__Your instructions__. All lines from the one containing "P(Z->X) = 2/9, P(Z->Y)" down to the one containing "Starting from state", both ends included, are to be given again exactly; omit the rest of the listing below.

__Data__.
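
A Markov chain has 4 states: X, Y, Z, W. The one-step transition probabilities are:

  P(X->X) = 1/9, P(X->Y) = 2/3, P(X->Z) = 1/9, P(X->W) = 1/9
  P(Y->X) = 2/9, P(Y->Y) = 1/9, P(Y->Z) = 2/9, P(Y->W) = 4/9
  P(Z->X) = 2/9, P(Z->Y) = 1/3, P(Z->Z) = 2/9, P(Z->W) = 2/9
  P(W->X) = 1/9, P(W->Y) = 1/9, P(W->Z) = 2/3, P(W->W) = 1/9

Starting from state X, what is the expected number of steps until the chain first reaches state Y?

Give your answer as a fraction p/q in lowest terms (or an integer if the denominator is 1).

Answer: 67/35

Derivation:
Let h_i = expected steps to first reach Y from state i.
Boundary: h_Y = 0.
First-step equations for the other states:
  h_X = 1 + 1/9*h_X + 2/3*h_Y + 1/9*h_Z + 1/9*h_W
  h_Z = 1 + 2/9*h_X + 1/3*h_Y + 2/9*h_Z + 2/9*h_W
  h_W = 1 + 1/9*h_X + 1/9*h_Y + 2/3*h_Z + 1/9*h_W

Substituting h_Y = 0 and rearranging gives the linear system (I - Q) h = 1:
  [8/9, -1/9, -1/9] . (h_X, h_Z, h_W) = 1
  [-2/9, 7/9, -2/9] . (h_X, h_Z, h_W) = 1
  [-1/9, -2/3, 8/9] . (h_X, h_Z, h_W) = 1

Solving yields:
  h_X = 67/35
  h_Z = 99/35
  h_W = 122/35

Starting state is X, so the expected hitting time is h_X = 67/35.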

__Task solution__.
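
  P(Z->X) = 2/9, P(Z->Y) = 1/3, P(Z->Z) = 2/9, P(Z->W) = 2/9
  P(W->X) = 1/9, P(W->Y) = 1/9, P(W->Z) = 2/3, P(W->W) = 1/9

Starting from state X, what is the expected number of steps until the chain first reaches state Y?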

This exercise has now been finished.